== DATA RECORDS ==
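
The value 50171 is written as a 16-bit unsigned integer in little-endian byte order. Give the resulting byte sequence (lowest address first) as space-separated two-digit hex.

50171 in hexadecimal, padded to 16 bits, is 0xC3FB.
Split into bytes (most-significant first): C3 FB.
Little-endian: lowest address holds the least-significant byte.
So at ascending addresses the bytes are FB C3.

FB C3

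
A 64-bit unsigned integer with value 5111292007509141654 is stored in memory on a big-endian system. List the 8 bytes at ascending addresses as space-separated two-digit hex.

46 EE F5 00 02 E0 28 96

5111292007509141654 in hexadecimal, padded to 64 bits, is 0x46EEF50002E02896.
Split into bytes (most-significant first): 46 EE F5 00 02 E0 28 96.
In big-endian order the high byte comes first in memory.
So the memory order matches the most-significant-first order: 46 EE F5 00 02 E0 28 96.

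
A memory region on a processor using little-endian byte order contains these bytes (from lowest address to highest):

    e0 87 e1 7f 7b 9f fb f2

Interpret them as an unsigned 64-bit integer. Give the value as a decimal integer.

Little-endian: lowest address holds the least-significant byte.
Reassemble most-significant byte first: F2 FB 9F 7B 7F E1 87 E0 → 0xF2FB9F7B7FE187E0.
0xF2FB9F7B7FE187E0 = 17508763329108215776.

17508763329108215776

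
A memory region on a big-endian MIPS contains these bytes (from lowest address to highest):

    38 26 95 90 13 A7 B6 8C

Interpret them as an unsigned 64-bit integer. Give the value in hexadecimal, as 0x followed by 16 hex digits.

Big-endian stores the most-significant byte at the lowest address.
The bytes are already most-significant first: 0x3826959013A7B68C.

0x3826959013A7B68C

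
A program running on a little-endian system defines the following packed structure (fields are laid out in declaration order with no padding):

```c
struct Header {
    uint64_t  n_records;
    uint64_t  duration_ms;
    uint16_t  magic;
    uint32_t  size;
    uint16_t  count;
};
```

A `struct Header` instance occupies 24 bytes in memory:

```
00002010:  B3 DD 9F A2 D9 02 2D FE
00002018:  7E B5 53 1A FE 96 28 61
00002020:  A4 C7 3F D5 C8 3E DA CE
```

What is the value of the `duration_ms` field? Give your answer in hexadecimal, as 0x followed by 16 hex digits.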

== ABOUT THIS TASK ==
The complete listing, unchanged, is the expected answer.

== WRITTEN RESPONSE ==
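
The value 50171 is written as a 16-bit unsigned integer in little-endian byte order. Give the resulting byte sequence (lowest address first) as space-separated two-digit hex.

50171 in hexadecimal, padded to 16 bits, is 0xC3FB.
Split into bytes (most-significant first): C3 FB.
Little-endian: lowest address holds the least-significant byte.
So at ascending addresses the bytes are FB C3.

FB C3

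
A 64-bit unsigned integer with value 5111292007509141654 is stored in memory on a big-endian system. List the 8 bytes at ascending addresses as space-separated two-digit hex.

46 EE F5 00 02 E0 28 96

5111292007509141654 in hexadecimal, padded to 64 bits, is 0x46EEF50002E02896.
Split into bytes (most-significant first): 46 EE F5 00 02 E0 28 96.
In big-endian order the high byte comes first in memory.
So the memory order matches the most-significant-first order: 46 EE F5 00 02 E0 28 96.

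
A memory region on a processor using little-endian byte order contains these bytes (from lowest address to highest):

    e0 87 e1 7f 7b 9f fb f2

Interpret them as an unsigned 64-bit integer. Give the value as a decimal integer.

Little-endian: lowest address holds the least-significant byte.
Reassemble most-significant byte first: F2 FB 9F 7B 7F E1 87 E0 → 0xF2FB9F7B7FE187E0.
0xF2FB9F7B7FE187E0 = 17508763329108215776.

17508763329108215776

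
A memory region on a big-endian MIPS contains these bytes (from lowest address to highest):

    38 26 95 90 13 A7 B6 8C

Interpret them as an unsigned 64-bit integer. Give the value in hexadecimal, as 0x followed by 16 hex digits.

Big-endian stores the most-significant byte at the lowest address.
The bytes are already most-significant first: 0x3826959013A7B68C.

0x3826959013A7B68C

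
A program running on a little-endian system defines the following packed structure (fields are laid out in declaration order with no padding):

```c
struct Header {
    uint64_t  n_records;
    uint64_t  duration_ms;
    uint16_t  magic;
    uint32_t  size;
    uint16_t  count;
};
```

A `struct Header` instance occupies 24 bytes in memory:

```
00002010:  B3 DD 9F A2 D9 02 2D FE
00002018:  7E B5 53 1A FE 96 28 61
00002020:  A4 C7 3F D5 C8 3E DA CE
```

What is the value of the `duration_ms` field? Give your answer in hexadecimal, as 0x followed by 16 hex digits.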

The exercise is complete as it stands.